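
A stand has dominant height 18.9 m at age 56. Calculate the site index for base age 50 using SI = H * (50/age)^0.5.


50/56 = 0.892857
(0.892857)^0.5 = 0.944911
SI = 18.9 * 0.944911 = 17.8588 ≈ 17.9 m

17.9 m


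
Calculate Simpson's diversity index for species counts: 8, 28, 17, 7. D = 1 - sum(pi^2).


Total N = 8 + 28 + 17 + 7 = 60
Per-species terms:
  p = 8/60 = 0.133333; p^2 = 0.133333^2 = 0.017778
  p = 28/60 = 0.466667; p^2 = 0.466667^2 = 0.217778
  p = 17/60 = 0.283333; p^2 = 0.283333^2 = 0.080278
  p = 7/60 = 0.116667; p^2 = 0.116667^2 = 0.013611
sum(p^2) = 0.017778 + 0.217778 + 0.080278 + 0.013611 = 0.329445
D = 1 - 0.329445 = 0.670555 ≈ 0.6706

0.6706


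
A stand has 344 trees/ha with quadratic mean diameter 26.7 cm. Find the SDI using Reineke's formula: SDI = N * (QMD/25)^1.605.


QMD/25 = 26.7/25 = 1.068
(1.068)^1.605 = exp(1.605 * ln(1.068)) = exp(1.605 * 0.0657877) = exp(0.105589) = 1.11137
SDI = 344 * 1.11137 = 382.311 ≈ 382

382


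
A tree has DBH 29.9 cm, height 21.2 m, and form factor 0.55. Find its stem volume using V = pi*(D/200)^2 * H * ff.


(D/200)^2 = (29.9/200)^2 = 0.1495^2 = 0.02235025
BA = 3.141593 * 0.02235025 = 0.0702154 m^2
V = 0.0702154 * 21.2 * 0.55 = 0.818712 ≈ 0.819 m^3

0.819 m^3


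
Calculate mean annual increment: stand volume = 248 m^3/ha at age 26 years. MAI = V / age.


MAI = 248 / 26 = 9.5385 ≈ 9.54 m^3/ha/yr

9.54 m^3/ha/yr


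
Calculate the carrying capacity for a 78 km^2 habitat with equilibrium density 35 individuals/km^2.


K = 35 * 78 = 2730 individuals

2730 individuals


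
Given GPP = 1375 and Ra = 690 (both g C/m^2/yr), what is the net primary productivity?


NPP = GPP - Ra = 1375 - 690 = 685 g C/m^2/yr

685 g C/m^2/yr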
####
◆ **Exercise details**
Copy out the full listing above. Keep every word as it is.

◆ **Output for this task**
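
A stand has dominant height 18.9 m at age 56. Calculate the site index for base age 50 using SI = H * (50/age)^0.5.


50/56 = 0.892857
(0.892857)^0.5 = 0.944911
SI = 18.9 * 0.944911 = 17.8588 ≈ 17.9 m

17.9 m


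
Calculate Simpson's diversity index for species counts: 8, 28, 17, 7. D = 1 - sum(pi^2).


Total N = 8 + 28 + 17 + 7 = 60
Per-species terms:
  p = 8/60 = 0.133333; p^2 = 0.133333^2 = 0.017778
  p = 28/60 = 0.466667; p^2 = 0.466667^2 = 0.217778
  p = 17/60 = 0.283333; p^2 = 0.283333^2 = 0.080278
  p = 7/60 = 0.116667; p^2 = 0.116667^2 = 0.013611
sum(p^2) = 0.017778 + 0.217778 + 0.080278 + 0.013611 = 0.329445
D = 1 - 0.329445 = 0.670555 ≈ 0.6706

0.6706


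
A stand has 344 trees/ha with quadratic mean diameter 26.7 cm. Find the SDI using Reineke's formula: SDI = N * (QMD/25)^1.605.


QMD/25 = 26.7/25 = 1.068
(1.068)^1.605 = exp(1.605 * ln(1.068)) = exp(1.605 * 0.0657877) = exp(0.105589) = 1.11137
SDI = 344 * 1.11137 = 382.311 ≈ 382

382


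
A tree has DBH 29.9 cm, height 21.2 m, and form factor 0.55. Find its stem volume using V = pi*(D/200)^2 * H * ff.


(D/200)^2 = (29.9/200)^2 = 0.1495^2 = 0.02235025
BA = 3.141593 * 0.02235025 = 0.0702154 m^2
V = 0.0702154 * 21.2 * 0.55 = 0.818712 ≈ 0.819 m^3

0.819 m^3


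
Calculate mean annual increment: stand volume = 248 m^3/ha at age 26 years. MAI = V / age.


MAI = 248 / 26 = 9.5385 ≈ 9.54 m^3/ha/yr

9.54 m^3/ha/yr


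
Calculate the carrying capacity for a 78 km^2 habitat with equilibrium density 35 individuals/km^2.


K = 35 * 78 = 2730 individuals

2730 individuals


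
Given GPP = 1375 and Ra = 690 (both g C/m^2/yr), what is the net primary productivity?


NPP = GPP - Ra = 1375 - 690 = 685 g C/m^2/yr

685 g C/m^2/yr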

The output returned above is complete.